■ TASK ITEM
Repeat the whole of the data, keeping every detail the same.

■ SUPPLIED RECORDS
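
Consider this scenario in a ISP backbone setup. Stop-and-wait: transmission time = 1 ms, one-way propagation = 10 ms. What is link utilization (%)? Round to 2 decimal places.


Given: Ttrans = 1 ms, Tprop = 10 ms
RTT = 2 * Tprop = 2 * 10 = 20 ms
U = Ttrans / (Ttrans + RTT)
U = 1 / (1 + 20)
U = 1 / 21 = 0.047619
U% = 4.76%

4.76


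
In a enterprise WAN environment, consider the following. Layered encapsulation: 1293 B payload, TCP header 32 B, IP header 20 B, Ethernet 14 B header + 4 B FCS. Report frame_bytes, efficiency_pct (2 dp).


TCP segment = 1293 + 32 = 1325 B
IP packet = 1325 + 20 = 1345 B
Ethernet frame = 1345 + 14 + 4 = 1363 B
Efficiency = app / frame = 1293 / 1363 = 0.948643 = 94.8643% -> 94.86% (2 dp)

1363, 94.86


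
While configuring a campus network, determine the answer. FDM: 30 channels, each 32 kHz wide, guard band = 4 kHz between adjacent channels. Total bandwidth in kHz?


Given: 30 channels, 32 kHz each, guard = 4 kHz
Channel bandwidth = 30 * 32 = 960 kHz
Guard bands = 29 gaps * 4 kHz = 116 kHz
Total = 960 + 116 = 1076 kHz

1076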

■ WRITTEN RESPONSE
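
Consider this scenario in a ISP backbone setup. Stop-and-wait: transmission time = 1 ms, one-way propagation = 10 ms. What is link utilization (%)? Round to 2 decimal places.


Given: Ttrans = 1 ms, Tprop = 10 ms
RTT = 2 * Tprop = 2 * 10 = 20 ms
U = Ttrans / (Ttrans + RTT)
U = 1 / (1 + 20)
U = 1 / 21 = 0.047619
U% = 4.76%

4.76


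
In a enterprise WAN environment, consider the following. Layered encapsulation: 1293 B payload, TCP header 32 B, IP header 20 B, Ethernet 14 B header + 4 B FCS. Report frame_bytes, efficiency_pct (2 dp).


TCP segment = 1293 + 32 = 1325 B
IP packet = 1325 + 20 = 1345 B
Ethernet frame = 1345 + 14 + 4 = 1363 B
Efficiency = app / frame = 1293 / 1363 = 0.948643 = 94.8643% -> 94.86% (2 dp)

1363, 94.86


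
While configuring a campus network, determine the answer. FDM: 30 channels, each 32 kHz wide, guard band = 4 kHz between adjacent channels. Total bandwidth in kHz?


Given: 30 channels, 32 kHz each, guard = 4 kHz
Channel bandwidth = 30 * 32 = 960 kHz
Guard bands = 29 gaps * 4 kHz = 116 kHz
Total = 960 + 116 = 1076 kHz

1076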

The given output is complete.